Exercise
From the records below, take each line where the string "following" shows up and copy it.

Given entries
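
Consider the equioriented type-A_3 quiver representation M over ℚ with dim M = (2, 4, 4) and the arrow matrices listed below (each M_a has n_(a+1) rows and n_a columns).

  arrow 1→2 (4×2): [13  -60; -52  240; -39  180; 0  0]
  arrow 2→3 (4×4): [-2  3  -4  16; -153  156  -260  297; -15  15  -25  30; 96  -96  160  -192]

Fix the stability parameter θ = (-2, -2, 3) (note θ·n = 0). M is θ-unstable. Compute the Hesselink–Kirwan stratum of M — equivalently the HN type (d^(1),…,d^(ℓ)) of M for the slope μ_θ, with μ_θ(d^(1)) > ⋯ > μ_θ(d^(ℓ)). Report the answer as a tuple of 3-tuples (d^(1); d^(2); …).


Via rank(M_{q-1}∘⋯∘M_p): M ≅ I[1,1], I[1,3], I[2,2], I[2,3]^2, I[3,3].
μ_θ-semistable layers: μ^(1)=3; μ^(2)=-2

((0, 0, 4); (2, 4, 0))


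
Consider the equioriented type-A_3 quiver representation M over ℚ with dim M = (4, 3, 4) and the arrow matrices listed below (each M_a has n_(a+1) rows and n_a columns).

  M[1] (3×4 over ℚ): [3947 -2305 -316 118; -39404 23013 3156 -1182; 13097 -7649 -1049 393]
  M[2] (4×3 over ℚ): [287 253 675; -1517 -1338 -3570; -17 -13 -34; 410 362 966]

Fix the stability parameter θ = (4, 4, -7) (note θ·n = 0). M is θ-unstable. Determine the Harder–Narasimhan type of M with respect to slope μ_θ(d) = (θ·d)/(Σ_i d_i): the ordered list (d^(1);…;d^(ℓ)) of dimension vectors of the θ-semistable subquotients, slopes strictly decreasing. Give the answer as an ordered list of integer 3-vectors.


Barcode: M ≅ I[1,1], I[1,3]^3, I[3,3]. HN layers by μ_θ (3 steps, strictly decreasing):
  μ^(1)=4; μ^(2)=1/3; μ^(3)=-7

((1, 0, 0); (3, 3, 3); (0, 0, 1))


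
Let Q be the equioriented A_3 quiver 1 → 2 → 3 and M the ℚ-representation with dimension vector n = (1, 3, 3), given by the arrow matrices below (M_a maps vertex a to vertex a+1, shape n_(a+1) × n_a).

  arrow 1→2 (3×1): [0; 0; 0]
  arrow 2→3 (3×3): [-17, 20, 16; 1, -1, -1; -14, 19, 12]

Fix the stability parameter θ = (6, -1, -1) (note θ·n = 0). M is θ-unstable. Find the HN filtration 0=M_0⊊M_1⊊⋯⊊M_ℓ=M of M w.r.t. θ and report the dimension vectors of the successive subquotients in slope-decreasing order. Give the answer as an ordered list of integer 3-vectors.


Barcode: M ≅ I[1,1], I[2,3]^3. HN layers by μ_θ (2 steps, strictly decreasing):
  μ^(1)=6; μ^(2)=-1

((1, 0, 0); (0, 3, 3))


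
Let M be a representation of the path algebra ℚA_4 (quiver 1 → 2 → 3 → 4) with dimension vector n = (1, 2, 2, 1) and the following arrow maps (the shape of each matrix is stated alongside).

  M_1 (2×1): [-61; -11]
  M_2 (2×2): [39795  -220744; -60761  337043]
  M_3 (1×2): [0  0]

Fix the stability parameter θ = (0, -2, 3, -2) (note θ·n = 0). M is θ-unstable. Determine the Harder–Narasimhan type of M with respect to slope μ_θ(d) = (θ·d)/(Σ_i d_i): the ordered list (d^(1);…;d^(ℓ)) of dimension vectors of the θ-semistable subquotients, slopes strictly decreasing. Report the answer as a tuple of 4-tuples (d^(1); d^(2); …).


Interval decomposition of M: I[1,3], I[2,3], I[4,4].
HN type (ℓ=3): μ^(1)=3; μ^(2)=-1; μ^(3)=-2

((0, 0, 2, 0); (1, 1, 0, 0); (0, 1, 0, 1))


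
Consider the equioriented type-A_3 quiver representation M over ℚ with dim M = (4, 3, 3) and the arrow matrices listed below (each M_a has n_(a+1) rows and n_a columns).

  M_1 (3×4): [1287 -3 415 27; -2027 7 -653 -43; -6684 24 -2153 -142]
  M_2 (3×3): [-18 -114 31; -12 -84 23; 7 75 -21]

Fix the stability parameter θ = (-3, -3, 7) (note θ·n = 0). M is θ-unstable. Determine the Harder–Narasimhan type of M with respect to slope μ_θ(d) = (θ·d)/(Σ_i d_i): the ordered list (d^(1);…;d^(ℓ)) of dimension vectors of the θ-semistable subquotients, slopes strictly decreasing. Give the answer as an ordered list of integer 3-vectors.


Via rank(M_{q-1}∘⋯∘M_p): M ≅ I[1,1], I[1,2], I[1,3]^2, I[3,3].
μ_θ-semistable layers: μ^(1)=7; μ^(2)=-3

((0, 0, 3); (4, 3, 0))


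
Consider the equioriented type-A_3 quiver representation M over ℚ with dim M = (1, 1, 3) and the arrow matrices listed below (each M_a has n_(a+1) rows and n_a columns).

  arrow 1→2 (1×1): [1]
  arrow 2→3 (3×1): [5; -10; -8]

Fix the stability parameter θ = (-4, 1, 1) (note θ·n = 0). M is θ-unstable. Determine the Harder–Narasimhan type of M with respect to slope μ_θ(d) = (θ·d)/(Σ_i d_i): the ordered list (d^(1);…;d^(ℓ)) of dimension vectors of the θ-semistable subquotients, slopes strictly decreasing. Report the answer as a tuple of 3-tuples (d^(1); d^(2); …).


Barcode: M ≅ I[1,3], I[3,3]^2. HN layers by μ_θ (2 steps, strictly decreasing):
  μ^(1)=1; μ^(2)=-4

((0, 1, 3); (1, 0, 0))


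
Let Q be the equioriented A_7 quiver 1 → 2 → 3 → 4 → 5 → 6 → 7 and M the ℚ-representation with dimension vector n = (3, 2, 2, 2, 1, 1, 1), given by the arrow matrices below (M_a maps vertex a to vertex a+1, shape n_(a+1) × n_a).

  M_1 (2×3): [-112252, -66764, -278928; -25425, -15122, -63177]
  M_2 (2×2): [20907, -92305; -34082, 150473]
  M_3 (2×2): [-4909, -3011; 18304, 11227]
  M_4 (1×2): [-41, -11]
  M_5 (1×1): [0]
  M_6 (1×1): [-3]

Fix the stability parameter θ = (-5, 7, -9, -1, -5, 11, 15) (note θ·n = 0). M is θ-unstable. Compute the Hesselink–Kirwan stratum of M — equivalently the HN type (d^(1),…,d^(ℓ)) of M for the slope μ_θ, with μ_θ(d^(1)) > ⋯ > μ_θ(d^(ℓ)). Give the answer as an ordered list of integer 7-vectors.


Interval decomposition of M: I[1,1], I[1,4], I[1,5], I[6,7].
HN type (ℓ=5): μ^(1)=15; μ^(2)=11; μ^(3)=-1; μ^(4)=-2; μ^(5)=-5

((0, 0, 0, 0, 0, 0, 1); (0, 0, 0, 0, 0, 1, 0); (0, 1, 1, 1, 0, 0, 0); (0, 1, 1, 1, 1, 0, 0); (3, 0, 0, 0, 0, 0, 0))


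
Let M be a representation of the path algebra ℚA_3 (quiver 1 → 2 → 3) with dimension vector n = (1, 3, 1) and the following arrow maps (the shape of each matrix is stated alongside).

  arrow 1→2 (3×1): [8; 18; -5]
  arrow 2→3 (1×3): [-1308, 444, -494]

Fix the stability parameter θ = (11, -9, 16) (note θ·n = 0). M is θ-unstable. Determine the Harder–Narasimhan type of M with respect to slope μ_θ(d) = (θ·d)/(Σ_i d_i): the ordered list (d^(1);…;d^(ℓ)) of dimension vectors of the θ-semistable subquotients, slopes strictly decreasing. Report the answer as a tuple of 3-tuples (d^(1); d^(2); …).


Interval decomposition of M: I[1,3], I[2,2]^2.
HN type (ℓ=3): μ^(1)=16; μ^(2)=1; μ^(3)=-9

((0, 0, 1); (1, 1, 0); (0, 2, 0))


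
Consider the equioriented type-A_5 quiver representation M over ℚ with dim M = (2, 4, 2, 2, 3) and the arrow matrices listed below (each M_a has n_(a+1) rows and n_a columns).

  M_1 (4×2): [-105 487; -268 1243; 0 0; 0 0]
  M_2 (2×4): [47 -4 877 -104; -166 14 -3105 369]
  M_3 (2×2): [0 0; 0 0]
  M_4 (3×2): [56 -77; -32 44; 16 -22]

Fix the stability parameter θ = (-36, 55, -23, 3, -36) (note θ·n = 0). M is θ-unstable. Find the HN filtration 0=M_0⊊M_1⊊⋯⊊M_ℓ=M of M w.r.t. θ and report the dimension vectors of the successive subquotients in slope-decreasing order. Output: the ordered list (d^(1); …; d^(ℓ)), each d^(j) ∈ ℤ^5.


Interval decomposition of M: I[1,3]^2, I[2,2]^2, I[4,4], I[4,5], I[5,5]^2.
HN type (ℓ=5): μ^(1)=55; μ^(2)=16; μ^(3)=3; μ^(4)=-33/2; μ^(5)=-36

((0, 2, 0, 0, 0); (0, 2, 2, 0, 0); (0, 0, 0, 1, 0); (0, 0, 0, 1, 1); (2, 0, 0, 0, 2))


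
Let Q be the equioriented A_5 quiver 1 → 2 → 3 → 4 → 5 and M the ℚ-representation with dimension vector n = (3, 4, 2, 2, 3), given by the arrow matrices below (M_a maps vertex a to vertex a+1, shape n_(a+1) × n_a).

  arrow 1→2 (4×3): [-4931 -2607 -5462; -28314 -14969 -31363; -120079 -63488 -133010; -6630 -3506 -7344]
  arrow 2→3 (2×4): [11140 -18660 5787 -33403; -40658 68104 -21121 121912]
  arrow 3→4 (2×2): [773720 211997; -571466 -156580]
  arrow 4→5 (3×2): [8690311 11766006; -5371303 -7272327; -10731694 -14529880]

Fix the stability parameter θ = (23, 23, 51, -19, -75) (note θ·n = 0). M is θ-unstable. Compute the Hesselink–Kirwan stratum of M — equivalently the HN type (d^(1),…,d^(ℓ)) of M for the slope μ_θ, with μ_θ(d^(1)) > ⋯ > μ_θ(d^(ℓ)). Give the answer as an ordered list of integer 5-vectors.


Barcode: M ≅ I[1,2]^2, I[1,5], I[2,5], I[5,5]. HN layers by μ_θ (4 steps, strictly decreasing):
  μ^(1)=23; μ^(2)=3/5; μ^(3)=-5; μ^(4)=-75

((2, 2, 0, 0, 0); (1, 1, 1, 1, 1); (0, 1, 1, 1, 1); (0, 0, 0, 0, 1))


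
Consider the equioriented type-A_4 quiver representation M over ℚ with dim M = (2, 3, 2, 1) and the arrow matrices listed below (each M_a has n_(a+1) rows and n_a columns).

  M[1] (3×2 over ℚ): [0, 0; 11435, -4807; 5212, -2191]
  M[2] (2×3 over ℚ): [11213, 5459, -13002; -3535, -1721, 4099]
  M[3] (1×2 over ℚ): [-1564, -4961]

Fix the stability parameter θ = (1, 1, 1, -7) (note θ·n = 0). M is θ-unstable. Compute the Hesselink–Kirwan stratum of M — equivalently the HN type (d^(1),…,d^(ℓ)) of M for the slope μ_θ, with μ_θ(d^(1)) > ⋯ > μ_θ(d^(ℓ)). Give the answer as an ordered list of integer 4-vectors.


Interval decomposition of M: I[1,3], I[1,4], I[2,2].
HN type (ℓ=2): μ^(1)=1; μ^(2)=-1

((1, 2, 1, 0); (1, 1, 1, 1))


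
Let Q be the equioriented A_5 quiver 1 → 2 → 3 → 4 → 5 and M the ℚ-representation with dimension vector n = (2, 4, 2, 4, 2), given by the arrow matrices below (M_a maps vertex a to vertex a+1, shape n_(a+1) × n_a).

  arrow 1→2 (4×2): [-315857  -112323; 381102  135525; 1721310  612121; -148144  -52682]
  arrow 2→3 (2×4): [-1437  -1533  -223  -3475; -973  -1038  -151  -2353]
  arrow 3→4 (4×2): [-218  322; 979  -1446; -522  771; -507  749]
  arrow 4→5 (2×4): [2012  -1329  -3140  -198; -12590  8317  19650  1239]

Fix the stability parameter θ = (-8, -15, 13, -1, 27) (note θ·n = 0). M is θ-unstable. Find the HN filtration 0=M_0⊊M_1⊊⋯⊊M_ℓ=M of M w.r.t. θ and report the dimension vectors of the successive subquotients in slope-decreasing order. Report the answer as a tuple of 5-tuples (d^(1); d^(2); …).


Interval decomposition of M: I[1,5]^2, I[2,2]^2, I[4,4]^2.
HN type (ℓ=5): μ^(1)=27; μ^(2)=6; μ^(3)=-1; μ^(4)=-23/2; μ^(5)=-15

((0, 0, 0, 0, 2); (0, 0, 2, 2, 0); (0, 0, 0, 2, 0); (2, 2, 0, 0, 0); (0, 2, 0, 0, 0))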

Output for this exercise
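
Let M be a representation of the path algebra ℚA_4 (quiver 1 → 2 → 3 → 4) with dimension vector n = (1, 2, 2, 1) and the following arrow maps (the shape of each matrix is stated alongside).
Let M be a representation of the path algebra ℚA_3 (quiver 1 → 2 → 3) with dimension vector n = (1, 3, 1) and the following arrow maps (the shape of each matrix is stated alongside).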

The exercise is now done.